▸ What is needed
Please write the data out once more, exactly as it is given.

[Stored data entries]
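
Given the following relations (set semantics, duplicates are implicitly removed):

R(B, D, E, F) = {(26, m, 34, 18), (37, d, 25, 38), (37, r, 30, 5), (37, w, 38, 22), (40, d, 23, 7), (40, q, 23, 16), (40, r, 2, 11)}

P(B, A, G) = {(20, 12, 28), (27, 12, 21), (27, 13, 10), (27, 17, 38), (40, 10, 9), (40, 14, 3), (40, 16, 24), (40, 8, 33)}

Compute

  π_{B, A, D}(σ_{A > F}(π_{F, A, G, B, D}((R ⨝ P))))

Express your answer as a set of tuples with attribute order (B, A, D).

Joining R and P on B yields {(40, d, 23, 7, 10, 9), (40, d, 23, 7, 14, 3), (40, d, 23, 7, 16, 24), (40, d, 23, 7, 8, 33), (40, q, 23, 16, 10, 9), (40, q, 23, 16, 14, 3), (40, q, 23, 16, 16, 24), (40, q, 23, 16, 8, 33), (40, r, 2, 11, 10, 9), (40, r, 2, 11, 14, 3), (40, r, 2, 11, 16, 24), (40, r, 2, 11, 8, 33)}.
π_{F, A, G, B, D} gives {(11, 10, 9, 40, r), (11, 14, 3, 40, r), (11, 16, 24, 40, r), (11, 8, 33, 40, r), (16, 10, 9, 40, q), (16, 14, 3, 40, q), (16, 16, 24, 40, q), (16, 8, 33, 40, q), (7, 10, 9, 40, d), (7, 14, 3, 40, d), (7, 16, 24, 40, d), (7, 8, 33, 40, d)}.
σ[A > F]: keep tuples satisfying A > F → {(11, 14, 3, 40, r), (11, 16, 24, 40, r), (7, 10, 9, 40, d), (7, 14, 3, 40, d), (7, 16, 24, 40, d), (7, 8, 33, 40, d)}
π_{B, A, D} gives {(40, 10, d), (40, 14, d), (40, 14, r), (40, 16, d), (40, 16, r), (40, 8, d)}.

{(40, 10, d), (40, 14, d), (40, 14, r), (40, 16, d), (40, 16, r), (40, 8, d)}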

▸ Answer to the exercise
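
Given the following relations (set semantics, duplicates are implicitly removed):

R(B, D, E, F) = {(26, m, 34, 18), (37, d, 25, 38), (37, r, 30, 5), (37, w, 38, 22), (40, d, 23, 7), (40, q, 23, 16), (40, r, 2, 11)}

P(B, A, G) = {(20, 12, 28), (27, 12, 21), (27, 13, 10), (27, 17, 38), (40, 10, 9), (40, 14, 3), (40, 16, 24), (40, 8, 33)}

Compute

  π_{B, A, D}(σ_{A > F}(π_{F, A, G, B, D}((R ⨝ P))))

Express your answer as a set of tuples with attribute order (B, A, D).

Joining R and P on B yields {(40, d, 23, 7, 10, 9), (40, d, 23, 7, 14, 3), (40, d, 23, 7, 16, 24), (40, d, 23, 7, 8, 33), (40, q, 23, 16, 10, 9), (40, q, 23, 16, 14, 3), (40, q, 23, 16, 16, 24), (40, q, 23, 16, 8, 33), (40, r, 2, 11, 10, 9), (40, r, 2, 11, 14, 3), (40, r, 2, 11, 16, 24), (40, r, 2, 11, 8, 33)}.
π_{F, A, G, B, D} gives {(11, 10, 9, 40, r), (11, 14, 3, 40, r), (11, 16, 24, 40, r), (11, 8, 33, 40, r), (16, 10, 9, 40, q), (16, 14, 3, 40, q), (16, 16, 24, 40, q), (16, 8, 33, 40, q), (7, 10, 9, 40, d), (7, 14, 3, 40, d), (7, 16, 24, 40, d), (7, 8, 33, 40, d)}.
σ[A > F]: keep tuples satisfying A > F → {(11, 14, 3, 40, r), (11, 16, 24, 40, r), (7, 10, 9, 40, d), (7, 14, 3, 40, d), (7, 16, 24, 40, d), (7, 8, 33, 40, d)}
π_{B, A, D} gives {(40, 10, d), (40, 14, d), (40, 14, r), (40, 16, d), (40, 16, r), (40, 8, d)}.

{(40, 10, d), (40, 14, d), (40, 14, r), (40, 16, d), (40, 16, r), (40, 8, d)}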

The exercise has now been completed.